### PROVIDED DATA

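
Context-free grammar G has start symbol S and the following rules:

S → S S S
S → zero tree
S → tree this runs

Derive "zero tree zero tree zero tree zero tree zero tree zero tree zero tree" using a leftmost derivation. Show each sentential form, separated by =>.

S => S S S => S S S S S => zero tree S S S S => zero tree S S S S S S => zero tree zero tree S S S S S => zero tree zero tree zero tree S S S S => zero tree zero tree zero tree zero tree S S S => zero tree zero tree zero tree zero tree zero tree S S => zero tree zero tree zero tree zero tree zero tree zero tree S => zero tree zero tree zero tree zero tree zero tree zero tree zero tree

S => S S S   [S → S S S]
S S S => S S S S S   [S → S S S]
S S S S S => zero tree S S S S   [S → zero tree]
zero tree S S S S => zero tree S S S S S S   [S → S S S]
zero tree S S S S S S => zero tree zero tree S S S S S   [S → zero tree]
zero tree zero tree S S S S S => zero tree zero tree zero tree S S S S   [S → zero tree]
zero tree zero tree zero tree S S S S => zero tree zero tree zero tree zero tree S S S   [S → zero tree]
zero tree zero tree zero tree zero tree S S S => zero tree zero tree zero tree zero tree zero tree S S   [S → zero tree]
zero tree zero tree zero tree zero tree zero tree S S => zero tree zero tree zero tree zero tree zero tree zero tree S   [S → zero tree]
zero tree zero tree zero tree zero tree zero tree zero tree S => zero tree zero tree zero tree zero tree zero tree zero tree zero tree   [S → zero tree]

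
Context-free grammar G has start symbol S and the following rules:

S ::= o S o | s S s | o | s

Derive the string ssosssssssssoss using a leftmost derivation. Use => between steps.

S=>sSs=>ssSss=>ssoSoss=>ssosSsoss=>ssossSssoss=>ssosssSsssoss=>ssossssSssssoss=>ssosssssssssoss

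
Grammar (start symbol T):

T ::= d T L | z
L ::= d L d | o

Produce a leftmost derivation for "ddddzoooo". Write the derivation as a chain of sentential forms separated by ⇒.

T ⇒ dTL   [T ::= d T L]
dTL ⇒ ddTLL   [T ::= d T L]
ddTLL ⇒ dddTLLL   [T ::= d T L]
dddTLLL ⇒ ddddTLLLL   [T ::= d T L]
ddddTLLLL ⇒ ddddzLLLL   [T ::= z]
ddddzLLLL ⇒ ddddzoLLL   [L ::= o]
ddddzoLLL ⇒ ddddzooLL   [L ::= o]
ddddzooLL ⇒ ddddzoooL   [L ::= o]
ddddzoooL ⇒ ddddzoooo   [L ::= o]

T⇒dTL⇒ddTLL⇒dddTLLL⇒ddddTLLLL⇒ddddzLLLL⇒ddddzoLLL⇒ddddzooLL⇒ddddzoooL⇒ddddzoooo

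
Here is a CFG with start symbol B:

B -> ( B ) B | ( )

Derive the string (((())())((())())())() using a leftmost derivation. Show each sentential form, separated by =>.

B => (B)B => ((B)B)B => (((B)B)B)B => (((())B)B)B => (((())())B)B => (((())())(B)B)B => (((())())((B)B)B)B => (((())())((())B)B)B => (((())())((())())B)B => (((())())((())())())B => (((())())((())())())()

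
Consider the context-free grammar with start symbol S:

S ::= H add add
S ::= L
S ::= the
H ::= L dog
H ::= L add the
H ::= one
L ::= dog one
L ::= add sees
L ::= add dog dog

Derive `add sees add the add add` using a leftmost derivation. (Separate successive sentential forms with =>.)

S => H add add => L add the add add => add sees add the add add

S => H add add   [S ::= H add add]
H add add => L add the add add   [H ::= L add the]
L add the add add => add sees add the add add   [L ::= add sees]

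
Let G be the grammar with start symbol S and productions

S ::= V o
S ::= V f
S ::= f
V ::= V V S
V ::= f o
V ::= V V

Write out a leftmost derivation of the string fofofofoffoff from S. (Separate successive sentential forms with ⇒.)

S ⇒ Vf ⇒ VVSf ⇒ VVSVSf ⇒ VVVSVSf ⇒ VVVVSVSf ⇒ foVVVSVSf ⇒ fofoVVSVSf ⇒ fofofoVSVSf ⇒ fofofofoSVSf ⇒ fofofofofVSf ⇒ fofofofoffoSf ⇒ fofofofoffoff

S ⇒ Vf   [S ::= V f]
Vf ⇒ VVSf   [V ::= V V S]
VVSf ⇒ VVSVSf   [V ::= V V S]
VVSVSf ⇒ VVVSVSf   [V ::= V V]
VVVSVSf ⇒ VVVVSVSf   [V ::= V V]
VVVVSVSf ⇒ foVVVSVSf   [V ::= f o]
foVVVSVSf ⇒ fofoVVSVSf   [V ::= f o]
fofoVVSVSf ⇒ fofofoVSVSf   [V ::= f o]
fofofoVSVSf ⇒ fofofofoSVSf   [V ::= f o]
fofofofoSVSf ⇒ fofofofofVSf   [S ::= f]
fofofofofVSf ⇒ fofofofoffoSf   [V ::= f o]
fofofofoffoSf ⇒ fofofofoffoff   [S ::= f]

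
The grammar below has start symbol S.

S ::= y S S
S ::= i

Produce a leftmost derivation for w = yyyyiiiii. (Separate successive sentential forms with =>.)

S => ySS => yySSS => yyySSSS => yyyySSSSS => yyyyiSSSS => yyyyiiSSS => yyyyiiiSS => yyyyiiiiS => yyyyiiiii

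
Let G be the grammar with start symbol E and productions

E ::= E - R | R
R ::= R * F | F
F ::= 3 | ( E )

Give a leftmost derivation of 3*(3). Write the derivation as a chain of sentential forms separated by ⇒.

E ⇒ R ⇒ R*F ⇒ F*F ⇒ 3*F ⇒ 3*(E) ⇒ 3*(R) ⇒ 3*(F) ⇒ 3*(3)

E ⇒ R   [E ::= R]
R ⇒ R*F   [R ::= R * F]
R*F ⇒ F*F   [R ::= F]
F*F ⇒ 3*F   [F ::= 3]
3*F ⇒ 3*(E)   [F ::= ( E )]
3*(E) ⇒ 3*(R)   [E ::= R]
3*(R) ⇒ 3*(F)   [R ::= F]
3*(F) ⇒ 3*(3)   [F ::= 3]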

######

TASK TO CARRY OUT: Search the records for the word "productions". Copy every line that has it.

EXERCISE RESPONSE:
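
Let G be the grammar with start symbol S and productions
Let G be the grammar with start symbol E and productions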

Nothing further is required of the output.